WHAT YOU ARE ASKED TO DO: What's required is a verbatim printout of all the data.

RECORDS FOR THIS TASK:
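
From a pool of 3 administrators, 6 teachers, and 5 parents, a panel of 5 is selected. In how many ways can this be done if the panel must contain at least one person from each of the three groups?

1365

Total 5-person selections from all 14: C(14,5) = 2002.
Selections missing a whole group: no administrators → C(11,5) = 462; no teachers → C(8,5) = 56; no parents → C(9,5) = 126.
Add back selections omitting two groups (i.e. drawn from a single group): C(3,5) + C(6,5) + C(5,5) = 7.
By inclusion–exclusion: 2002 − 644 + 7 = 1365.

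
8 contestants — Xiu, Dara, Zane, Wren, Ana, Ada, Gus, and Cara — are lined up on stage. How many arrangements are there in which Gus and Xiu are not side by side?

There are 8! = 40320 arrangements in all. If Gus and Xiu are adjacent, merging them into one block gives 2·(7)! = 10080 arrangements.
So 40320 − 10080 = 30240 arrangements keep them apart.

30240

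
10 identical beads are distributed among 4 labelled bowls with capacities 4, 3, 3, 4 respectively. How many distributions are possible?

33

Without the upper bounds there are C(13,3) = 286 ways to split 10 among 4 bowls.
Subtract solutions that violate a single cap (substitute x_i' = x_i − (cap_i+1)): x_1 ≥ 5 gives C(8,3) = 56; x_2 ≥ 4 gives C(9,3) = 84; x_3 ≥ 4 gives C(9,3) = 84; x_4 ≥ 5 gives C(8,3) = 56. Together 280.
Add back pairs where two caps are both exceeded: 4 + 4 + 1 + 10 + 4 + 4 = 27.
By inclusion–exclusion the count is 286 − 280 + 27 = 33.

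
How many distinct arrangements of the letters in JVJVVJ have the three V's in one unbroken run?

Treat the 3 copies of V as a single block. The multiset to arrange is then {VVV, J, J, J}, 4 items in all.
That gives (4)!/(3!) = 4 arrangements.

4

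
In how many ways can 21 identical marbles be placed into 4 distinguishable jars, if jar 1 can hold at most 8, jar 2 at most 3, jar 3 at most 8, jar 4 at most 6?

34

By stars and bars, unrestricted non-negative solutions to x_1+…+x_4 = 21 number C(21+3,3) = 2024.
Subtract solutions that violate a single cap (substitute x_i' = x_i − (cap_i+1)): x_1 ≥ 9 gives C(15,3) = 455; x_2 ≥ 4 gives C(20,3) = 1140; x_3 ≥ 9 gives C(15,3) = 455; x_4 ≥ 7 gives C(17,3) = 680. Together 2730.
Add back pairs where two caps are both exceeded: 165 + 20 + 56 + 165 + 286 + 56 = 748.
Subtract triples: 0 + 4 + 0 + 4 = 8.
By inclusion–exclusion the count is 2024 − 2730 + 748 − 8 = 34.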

REPLY:
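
From a pool of 3 administrators, 6 teachers, and 5 parents, a panel of 5 is selected. In how many ways can this be done if the panel must contain at least one person from each of the three groups?

1365

Total 5-person selections from all 14: C(14,5) = 2002.
Selections missing a whole group: no administrators → C(11,5) = 462; no teachers → C(8,5) = 56; no parents → C(9,5) = 126.
Add back selections omitting two groups (i.e. drawn from a single group): C(3,5) + C(6,5) + C(5,5) = 7.
By inclusion–exclusion: 2002 − 644 + 7 = 1365.

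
8 contestants — Xiu, Dara, Zane, Wren, Ana, Ada, Gus, and Cara — are lined up on stage. How many arrangements are there in which Gus and Xiu are not side by side?

There are 8! = 40320 arrangements in all. If Gus and Xiu are adjacent, merging them into one block gives 2·(7)! = 10080 arrangements.
So 40320 − 10080 = 30240 arrangements keep them apart.

30240

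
10 identical beads are distributed among 4 labelled bowls with capacities 4, 3, 3, 4 respectively. How many distributions are possible?

33

Without the upper bounds there are C(13,3) = 286 ways to split 10 among 4 bowls.
Subtract solutions that violate a single cap (substitute x_i' = x_i − (cap_i+1)): x_1 ≥ 5 gives C(8,3) = 56; x_2 ≥ 4 gives C(9,3) = 84; x_3 ≥ 4 gives C(9,3) = 84; x_4 ≥ 5 gives C(8,3) = 56. Together 280.
Add back pairs where two caps are both exceeded: 4 + 4 + 1 + 10 + 4 + 4 = 27.
By inclusion–exclusion the count is 286 − 280 + 27 = 33.

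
How many distinct arrangements of the letters in JVJVVJ have the three V's in one unbroken run?

Treat the 3 copies of V as a single block. The multiset to arrange is then {VVV, J, J, J}, 4 items in all.
That gives (4)!/(3!) = 4 arrangements.

4

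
In how many ways can 21 identical marbles be placed into 4 distinguishable jars, if jar 1 can hold at most 8, jar 2 at most 3, jar 3 at most 8, jar 4 at most 6?

34

By stars and bars, unrestricted non-negative solutions to x_1+…+x_4 = 21 number C(21+3,3) = 2024.
Subtract solutions that violate a single cap (substitute x_i' = x_i − (cap_i+1)): x_1 ≥ 9 gives C(15,3) = 455; x_2 ≥ 4 gives C(20,3) = 1140; x_3 ≥ 9 gives C(15,3) = 455; x_4 ≥ 7 gives C(17,3) = 680. Together 2730.
Add back pairs where two caps are both exceeded: 165 + 20 + 56 + 165 + 286 + 56 = 748.
Subtract triples: 0 + 4 + 0 + 4 = 8.
By inclusion–exclusion the count is 2024 − 2730 + 748 − 8 = 34.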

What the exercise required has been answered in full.